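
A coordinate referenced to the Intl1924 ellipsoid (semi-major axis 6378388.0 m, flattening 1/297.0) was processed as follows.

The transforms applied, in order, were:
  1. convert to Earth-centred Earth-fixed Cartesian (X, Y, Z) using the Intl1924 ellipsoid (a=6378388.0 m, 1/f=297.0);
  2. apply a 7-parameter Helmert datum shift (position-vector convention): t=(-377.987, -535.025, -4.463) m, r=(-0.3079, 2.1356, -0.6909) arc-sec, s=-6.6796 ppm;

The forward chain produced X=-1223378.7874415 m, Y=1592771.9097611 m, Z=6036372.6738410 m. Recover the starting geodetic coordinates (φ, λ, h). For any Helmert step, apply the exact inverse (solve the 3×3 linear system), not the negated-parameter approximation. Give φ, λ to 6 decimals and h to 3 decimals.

φ=71.710548°, λ=127.511118°, h=2776.448 m

start: X=-1223378.7874, Y=1592771.9098, Z=6036372.6738 m
→ Helmert⁻¹: X=-1223076.8056, Y=1593304.4699, Z=6036407.1727
→ geod (Bowring, a=6378388.000): φ=71.71054800°, λ=127.51111800°, h=2776.4480 m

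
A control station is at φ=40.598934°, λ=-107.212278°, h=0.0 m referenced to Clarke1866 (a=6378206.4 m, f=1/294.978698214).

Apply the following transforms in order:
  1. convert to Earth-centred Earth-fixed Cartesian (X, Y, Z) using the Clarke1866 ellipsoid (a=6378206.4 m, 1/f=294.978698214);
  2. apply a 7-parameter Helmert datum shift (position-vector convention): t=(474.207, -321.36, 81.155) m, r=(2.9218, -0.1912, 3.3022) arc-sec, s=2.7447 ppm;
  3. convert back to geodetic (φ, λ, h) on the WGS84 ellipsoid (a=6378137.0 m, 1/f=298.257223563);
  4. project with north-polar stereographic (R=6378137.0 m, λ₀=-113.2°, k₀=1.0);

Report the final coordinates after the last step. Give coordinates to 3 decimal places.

E=612873.315 m, N=-5835729.450 m

start: φ=40.598934°, λ=-107.212278°, h=0.000 m
→ ECEF (a=6378206.400, f=1/294.978698214): X=-1435124.2341, Y=-4632622.7906, Z=4128508.9565
→ Helmert 7p (PV): X=-1434583.6268, Y=-4633038.3232, Z=4128534.4901
→ geod (Bowring, a=6378137.000): φ=40.59560369°, λ=-107.20472500°, h=165.4136 m
→ stereo (R=6378137.0, λ₀=-113.2°): E=612873.3147, N=-5835729.4496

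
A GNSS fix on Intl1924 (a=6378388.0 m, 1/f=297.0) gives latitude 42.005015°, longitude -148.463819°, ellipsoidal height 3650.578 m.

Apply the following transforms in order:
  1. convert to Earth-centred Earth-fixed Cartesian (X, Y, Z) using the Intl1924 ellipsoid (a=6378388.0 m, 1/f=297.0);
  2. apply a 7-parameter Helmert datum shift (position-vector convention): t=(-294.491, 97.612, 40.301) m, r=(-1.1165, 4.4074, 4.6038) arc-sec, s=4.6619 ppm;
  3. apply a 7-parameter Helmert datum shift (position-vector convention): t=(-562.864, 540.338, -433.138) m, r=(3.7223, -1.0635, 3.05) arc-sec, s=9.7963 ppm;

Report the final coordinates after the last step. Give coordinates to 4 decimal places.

start: φ=42.005015°, λ=-148.463819°, h=3650.578 m
→ ECEF (a=6378388.000, f=1/297.0): X=-4048094.1935, Y=-2484192.9014, Z=4248533.8644
→ Helmert 7p (PV): X=-4048261.3275, Y=-2484174.2266, Z=4248693.9173
→ Helmert 7p (PV): X=-4048849.0225, Y=-2483794.7594, Z=4248236.6974

X=-4048849.0225 m, Y=-2483794.7594 m, Z=4248236.6974 m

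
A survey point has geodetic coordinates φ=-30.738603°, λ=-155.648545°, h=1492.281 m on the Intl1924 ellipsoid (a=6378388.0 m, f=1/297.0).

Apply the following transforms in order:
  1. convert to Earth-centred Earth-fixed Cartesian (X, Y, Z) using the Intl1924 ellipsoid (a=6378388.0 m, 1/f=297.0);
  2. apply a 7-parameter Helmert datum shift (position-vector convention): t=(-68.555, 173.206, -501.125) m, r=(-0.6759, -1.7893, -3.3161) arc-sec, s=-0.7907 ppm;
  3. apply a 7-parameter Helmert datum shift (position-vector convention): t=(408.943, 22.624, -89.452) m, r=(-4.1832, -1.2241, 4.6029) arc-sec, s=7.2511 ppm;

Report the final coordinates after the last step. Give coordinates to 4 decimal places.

start: φ=-30.738603°, λ=-155.648545°, h=1492.281 m
→ ECEF (a=6378388.000, f=1/297.0): X=-5000096.5486, Y=-2263038.1805, Z=-3241828.5089
→ Helmert 7p (PV): X=-5000169.4105, Y=-2262793.4221, Z=-3242363.0296
→ Helmert 7p (PV): X=-4999726.9863, Y=-2262964.5458, Z=-3242459.7751

X=-4999726.9863 m, Y=-2262964.5458 m, Z=-3242459.7751 m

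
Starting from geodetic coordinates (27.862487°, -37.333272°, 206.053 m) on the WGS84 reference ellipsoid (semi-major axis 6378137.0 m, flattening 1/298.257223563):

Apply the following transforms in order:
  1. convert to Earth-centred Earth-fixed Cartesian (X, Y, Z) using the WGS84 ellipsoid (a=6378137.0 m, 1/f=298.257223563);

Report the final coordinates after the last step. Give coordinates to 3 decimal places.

X=4486902.259 m, Y=-3422223.034 m, Z=2963137.799 m

start: φ=27.862487°, λ=-37.333272°, h=206.053 m
→ ECEF (a=6378137.000, f=1/298.257223563): X=4486902.2594, Y=-3422223.0340, Z=2963137.7985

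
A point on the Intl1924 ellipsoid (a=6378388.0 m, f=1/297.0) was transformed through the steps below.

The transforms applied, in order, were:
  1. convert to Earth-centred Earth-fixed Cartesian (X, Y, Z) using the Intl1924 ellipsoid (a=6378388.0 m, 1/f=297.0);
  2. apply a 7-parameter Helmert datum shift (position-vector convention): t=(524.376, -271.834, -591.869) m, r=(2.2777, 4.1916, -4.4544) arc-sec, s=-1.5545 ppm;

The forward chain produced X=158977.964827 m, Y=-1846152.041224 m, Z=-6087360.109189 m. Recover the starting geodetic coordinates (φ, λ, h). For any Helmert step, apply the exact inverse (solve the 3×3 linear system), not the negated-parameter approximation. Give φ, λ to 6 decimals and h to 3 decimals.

start: X=158977.9648, Y=-1846152.0412, Z=-6087360.1092 m
→ Helmert⁻¹: X=158617.3910, Y=-1845946.8648, Z=-6086754.0947
→ geod (Bowring, a=6378388.000): φ=-73.17755900°, λ=-85.08878700°, h=3763.4510 m

φ=-73.177559°, λ=-85.088787°, h=3763.451 m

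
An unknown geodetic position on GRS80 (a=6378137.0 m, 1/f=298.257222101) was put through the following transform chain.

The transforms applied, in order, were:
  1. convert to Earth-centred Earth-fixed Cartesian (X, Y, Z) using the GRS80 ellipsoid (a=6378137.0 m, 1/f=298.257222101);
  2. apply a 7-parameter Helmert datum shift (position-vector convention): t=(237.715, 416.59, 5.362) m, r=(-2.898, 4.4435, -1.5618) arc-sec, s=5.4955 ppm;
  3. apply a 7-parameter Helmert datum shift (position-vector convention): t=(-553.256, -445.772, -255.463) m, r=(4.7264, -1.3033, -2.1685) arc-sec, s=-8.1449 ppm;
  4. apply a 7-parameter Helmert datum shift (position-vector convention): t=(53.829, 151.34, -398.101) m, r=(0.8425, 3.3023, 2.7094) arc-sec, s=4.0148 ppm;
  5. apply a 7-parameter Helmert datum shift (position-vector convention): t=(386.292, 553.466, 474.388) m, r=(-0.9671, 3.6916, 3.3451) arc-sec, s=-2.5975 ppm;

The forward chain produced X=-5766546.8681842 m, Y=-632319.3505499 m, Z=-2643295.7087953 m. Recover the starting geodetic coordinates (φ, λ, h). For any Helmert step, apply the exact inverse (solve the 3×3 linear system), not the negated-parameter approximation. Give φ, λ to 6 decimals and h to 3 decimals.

start: X=-5766546.8682, Y=-632319.3505, Z=-2643295.7088 m
→ Helmert⁻¹: X=-5766911.0832, Y=-632768.5393, Z=-2643883.1434
→ Helmert⁻¹: X=-5766907.7484, Y=-632852.3846, Z=-2643564.1727
→ Helmert⁻¹: X=-5766411.5110, Y=-632532.9556, Z=-2643279.3098
→ Helmert⁻¹: X=-5766555.7970, Y=-632952.5911, Z=-2643403.2658
→ geod (Bowring, a=6378137.000): φ=-24.64264800°, λ=-173.73613700°, h=613.9580 m

φ=-24.642648°, λ=-173.736137°, h=613.958 m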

Work instruction:
Copy out each line of the records where the string "semi" appears.

Result:
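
A coordinate referenced to the Intl1924 ellipsoid (semi-major axis 6378388.0 m, flattening 1/297.0) was processed as follows.
Starting from geodetic coordinates (27.862487°, -37.333272°, 206.053 m) on the WGS84 reference ellipsoid (semi-major axis 6378137.0 m, flattening 1/298.257223563):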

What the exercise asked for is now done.